Task objective:
Which lines of the records below contain the string "Leaf"? Report each of them.

[Stored data]
┌──
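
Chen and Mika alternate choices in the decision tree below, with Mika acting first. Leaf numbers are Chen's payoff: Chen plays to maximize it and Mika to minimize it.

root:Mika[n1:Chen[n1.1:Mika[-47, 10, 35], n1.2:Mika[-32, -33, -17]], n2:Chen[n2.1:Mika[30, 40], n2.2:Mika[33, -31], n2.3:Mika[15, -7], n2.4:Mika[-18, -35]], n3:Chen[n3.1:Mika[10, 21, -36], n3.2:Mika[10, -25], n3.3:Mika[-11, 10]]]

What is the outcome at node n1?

-33

n1.1 (Mika): min(-47, 10, 35) = -47
n1.2 (Mika): min(-32, -33, -17) = -33
n1 (Chen): max(-47, -33) = -33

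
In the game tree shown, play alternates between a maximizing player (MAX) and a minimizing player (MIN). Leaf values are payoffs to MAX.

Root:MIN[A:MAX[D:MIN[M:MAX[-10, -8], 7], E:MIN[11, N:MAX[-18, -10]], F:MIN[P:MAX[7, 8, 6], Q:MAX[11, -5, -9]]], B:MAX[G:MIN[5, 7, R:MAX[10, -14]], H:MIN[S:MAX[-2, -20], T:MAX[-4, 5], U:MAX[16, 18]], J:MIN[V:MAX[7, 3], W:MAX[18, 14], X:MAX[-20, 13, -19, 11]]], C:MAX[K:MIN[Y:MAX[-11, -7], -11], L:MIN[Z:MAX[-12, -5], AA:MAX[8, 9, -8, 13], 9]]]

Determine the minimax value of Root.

-5

M (MAX): max(-10, -8) = -8
D (MIN): min(-8, 7) = -8
N (MAX): max(-18, -10) = -10
E (MIN): min(11, -10) = -10
P (MAX): max(7, 8, 6) = 8
Q (MAX): max(11, -5, -9) = 11
F (MIN): min(8, 11) = 8
A (MAX): max(-8, -10, 8) = 8
R (MAX): max(10, -14) = 10
G (MIN): min(5, 7, 10) = 5
S (MAX): max(-2, -20) = -2
T (MAX): max(-4, 5) = 5
U (MAX): max(16, 18) = 18
H (MIN): min(-2, 5, 18) = -2
V (MAX): max(7, 3) = 7
W (MAX): max(18, 14) = 18
X (MAX): max(-20, 13, -19, 11) = 13
J (MIN): min(7, 18, 13) = 7
B (MAX): max(5, -2, 7) = 7
Y (MAX): max(-11, -7) = -7
K (MIN): min(-7, -11) = -11
Z (MAX): max(-12, -5) = -5
AA (MAX): max(8, 9, -8, 13) = 13
L (MIN): min(-5, 13, 9) = -5
C (MAX): max(-11, -5) = -5
Root (MIN): min(8, 7, -5) = -5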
└──
Exercise output:
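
Chen and Mika alternate choices in the decision tree below, with Mika acting first. Leaf numbers are Chen's payoff: Chen plays to maximize it and Mika to minimize it.
In the game tree shown, play alternates between a maximizing player (MAX) and a minimizing player (MIN). Leaf values are payoffs to MAX.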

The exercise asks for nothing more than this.